[WORK TO COMPLETE]: An exact reproduction of the lines from the one with "Consider the plane α: -3y" to the end of the data below is required. No other lines may be included.

[INPUT DATA]:
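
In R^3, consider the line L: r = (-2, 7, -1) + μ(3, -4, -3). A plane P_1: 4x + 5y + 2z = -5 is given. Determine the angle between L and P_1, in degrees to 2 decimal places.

sin θ = |n·v| / (|n||v|) = |-14| / (√45 · √34) = 0.35792.
θ ≈ 20.97°.

20.97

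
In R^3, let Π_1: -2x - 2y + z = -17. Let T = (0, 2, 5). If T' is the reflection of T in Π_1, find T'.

(8, 10, 1)

λ = (n·T − d)/|n|² = (1 − (-17))/9 = 2.
Reflection = T − 2λn = (0, 2, 5) − 4·(-2, -2, 1) = (8, 10, 1).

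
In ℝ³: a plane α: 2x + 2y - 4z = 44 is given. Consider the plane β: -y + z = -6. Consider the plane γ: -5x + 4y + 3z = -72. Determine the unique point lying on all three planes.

(8, -2, -8)

Solving the 3×3 linear system 2x + 2y - 4z = 44, -y + z = -6, -5x + 4y + 3z = -72 (e.g. by elimination or Cramer's rule, determinant = -4) gives (8, -2, -8).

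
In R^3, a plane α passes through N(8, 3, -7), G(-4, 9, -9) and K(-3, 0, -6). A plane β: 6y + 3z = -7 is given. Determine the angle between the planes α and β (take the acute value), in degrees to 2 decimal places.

NG = (-12, 6, -2), NK = (-11, -3, 1); a normal to α is NG × NK = (0, 34, 102).
Using N: α has equation 34y + 102z = -612.
cos θ = |n₁·n₂| / (|n₁||n₂|) = |510| / (√11560 · √45).
θ = arccos(0.70711) ≈ 45.00°.

45.00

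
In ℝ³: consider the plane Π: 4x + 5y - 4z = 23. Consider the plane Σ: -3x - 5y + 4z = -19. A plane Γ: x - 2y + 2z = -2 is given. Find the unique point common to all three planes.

(4, -5, -8)

Solving the 3×3 linear system 4x + 5y - 4z = 23, -3x - 5y + 4z = -19, x - 2y + 2z = -2 (e.g. by elimination or Cramer's rule, determinant = -2) gives (4, -5, -8).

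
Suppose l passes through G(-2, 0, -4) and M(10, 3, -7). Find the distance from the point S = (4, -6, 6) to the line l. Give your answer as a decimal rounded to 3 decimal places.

12.979

A direction vector for l is M − G = (12, 3, -3).
Taking (-2, 0, -4) on l with direction v = (12, 3, -3): w = S − (-2, 0, -4) = (6, -6, 10), and w × v = (-12, 138, 90).
Distance = |w × v| / |v| = √27288 / √162 ≈ 12.979.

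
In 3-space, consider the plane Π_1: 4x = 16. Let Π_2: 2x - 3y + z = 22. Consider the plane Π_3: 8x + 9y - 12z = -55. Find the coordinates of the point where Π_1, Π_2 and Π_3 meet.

Solving the 3×3 linear system 4x = 16, 2x - 3y + z = 22, 8x + 9y - 12z = -55 (e.g. by elimination or Cramer's rule, determinant = 108) gives (4, -3, 5).

(4, -3, 5)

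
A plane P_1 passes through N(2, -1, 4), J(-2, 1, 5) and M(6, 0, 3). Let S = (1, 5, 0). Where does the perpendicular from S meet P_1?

(2, 5, 4)

NJ = (-4, 2, 1), NM = (4, 1, -1); a normal to P_1 is NJ × NM = (-3, 0, -12).
Using N: P_1 has equation -3x - 12z = -54.
Foot = S − λn with λ = (n·S − d)/|n|² = (-3 − (-54))/153 = 1/3.
Foot = (1, 5, 0) − (1/3)·(-3, 0, -12) = (2, 5, 4).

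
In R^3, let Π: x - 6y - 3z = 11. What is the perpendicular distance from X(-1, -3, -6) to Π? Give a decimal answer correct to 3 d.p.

n·X − d = (1)·(-1) + (-6)·(-3) + (-3)·(-6) − 11 = 24; |n| = √46.
Distance = |24| / √46 = 24/√46 ≈ 3.539.

3.539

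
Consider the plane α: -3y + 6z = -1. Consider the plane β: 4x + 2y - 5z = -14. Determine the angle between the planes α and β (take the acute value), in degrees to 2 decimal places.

cos θ = |n₁·n₂| / (|n₁||n₂|) = |-36| / (√45 · √45).
θ = arccos(0.80000) ≈ 36.87°.

36.87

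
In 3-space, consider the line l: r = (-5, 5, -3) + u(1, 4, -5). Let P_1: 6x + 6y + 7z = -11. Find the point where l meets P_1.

Substitute r = (-5, 5, -3) + t(1, 4, -5) into the plane: -21 + (-5)t = -11, so t = -2.
Intersection: (-5, 5, -3) + (-2)·(1, 4, -5) = (-7, -3, 7).

(-7, -3, 7)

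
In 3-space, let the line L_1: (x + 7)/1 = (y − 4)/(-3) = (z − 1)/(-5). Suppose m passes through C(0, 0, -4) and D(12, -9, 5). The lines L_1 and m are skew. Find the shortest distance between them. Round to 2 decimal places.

3.51

L_1 has direction (1, -3, -5) through (-7, 4, 1).
A direction vector for m is D − C = (12, -9, 9).
Common perpendicular direction n = (1, -3, -5) × (12, -9, 9) = (-72, -69, 27).
With w = (0, 0, -4) − (-7, 4, 1) = (7, -4, -5), w · n = -363.
Distance = |w · n| / |n| = |-363| / √10674 ≈ 3.51.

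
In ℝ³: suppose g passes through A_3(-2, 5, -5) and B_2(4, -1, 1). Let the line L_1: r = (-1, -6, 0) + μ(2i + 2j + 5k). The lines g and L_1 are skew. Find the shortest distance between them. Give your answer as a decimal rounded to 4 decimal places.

5.3474

A direction vector for g is B_2 − A_3 = (6, -6, 6).
Common perpendicular direction n = (6, -6, 6) × (2, 2, 5) = (-42, -18, 24).
With w = (-1, -6, 0) − (-2, 5, -5) = (1, -11, 5), w · n = 276.
Distance = |w · n| / |n| = |276| / √2664 ≈ 5.3474.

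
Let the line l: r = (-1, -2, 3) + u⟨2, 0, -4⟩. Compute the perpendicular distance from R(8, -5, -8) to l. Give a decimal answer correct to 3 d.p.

4.336

Taking (-1, -2, 3) on l with direction v = (2, 0, -4): w = R − (-1, -2, 3) = (9, -3, -11), and w × v = (12, 14, 6).
Distance = |w × v| / |v| = √376 / √20 ≈ 4.336.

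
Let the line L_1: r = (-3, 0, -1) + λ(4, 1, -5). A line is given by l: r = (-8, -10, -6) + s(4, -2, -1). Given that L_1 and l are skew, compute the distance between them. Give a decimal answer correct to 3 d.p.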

[PROBLEM SOLUTION]:
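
Consider the plane α: -3y + 6z = -1. Consider the plane β: 4x + 2y - 5z = -14. Determine the angle between the planes α and β (take the acute value), in degrees to 2 decimal places.

cos θ = |n₁·n₂| / (|n₁||n₂|) = |-36| / (√45 · √45).
θ = arccos(0.80000) ≈ 36.87°.

36.87

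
In 3-space, consider the line l: r = (-5, 5, -3) + u(1, 4, -5). Let P_1: 6x + 6y + 7z = -11. Find the point where l meets P_1.

Substitute r = (-5, 5, -3) + t(1, 4, -5) into the plane: -21 + (-5)t = -11, so t = -2.
Intersection: (-5, 5, -3) + (-2)·(1, 4, -5) = (-7, -3, 7).

(-7, -3, 7)

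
In 3-space, let the line L_1: (x + 7)/1 = (y − 4)/(-3) = (z − 1)/(-5). Suppose m passes through C(0, 0, -4) and D(12, -9, 5). The lines L_1 and m are skew. Find the shortest distance between them. Round to 2 decimal places.

3.51

L_1 has direction (1, -3, -5) through (-7, 4, 1).
A direction vector for m is D − C = (12, -9, 9).
Common perpendicular direction n = (1, -3, -5) × (12, -9, 9) = (-72, -69, 27).
With w = (0, 0, -4) − (-7, 4, 1) = (7, -4, -5), w · n = -363.
Distance = |w · n| / |n| = |-363| / √10674 ≈ 3.51.

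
In ℝ³: suppose g passes through A_3(-2, 5, -5) and B_2(4, -1, 1). Let the line L_1: r = (-1, -6, 0) + μ(2i + 2j + 5k). The lines g and L_1 are skew. Find the shortest distance between them. Give your answer as a decimal rounded to 4 decimal places.

5.3474

A direction vector for g is B_2 − A_3 = (6, -6, 6).
Common perpendicular direction n = (6, -6, 6) × (2, 2, 5) = (-42, -18, 24).
With w = (-1, -6, 0) − (-2, 5, -5) = (1, -11, 5), w · n = 276.
Distance = |w · n| / |n| = |276| / √2664 ≈ 5.3474.

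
Let the line l: r = (-1, -2, 3) + u⟨2, 0, -4⟩. Compute the perpendicular distance from R(8, -5, -8) to l. Give a decimal answer correct to 3 d.p.

4.336

Taking (-1, -2, 3) on l with direction v = (2, 0, -4): w = R − (-1, -2, 3) = (9, -3, -11), and w × v = (12, 14, 6).
Distance = |w × v| / |v| = √376 / √20 ≈ 4.336.

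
Let the line L_1: r = (-3, 0, -1) + λ(4, 1, -5). A line is given by l: r = (-8, -10, -6) + s(4, -2, -1). Given that L_1 and l are skew, compute the distance between them. Give a decimal answer correct to 3 d.p.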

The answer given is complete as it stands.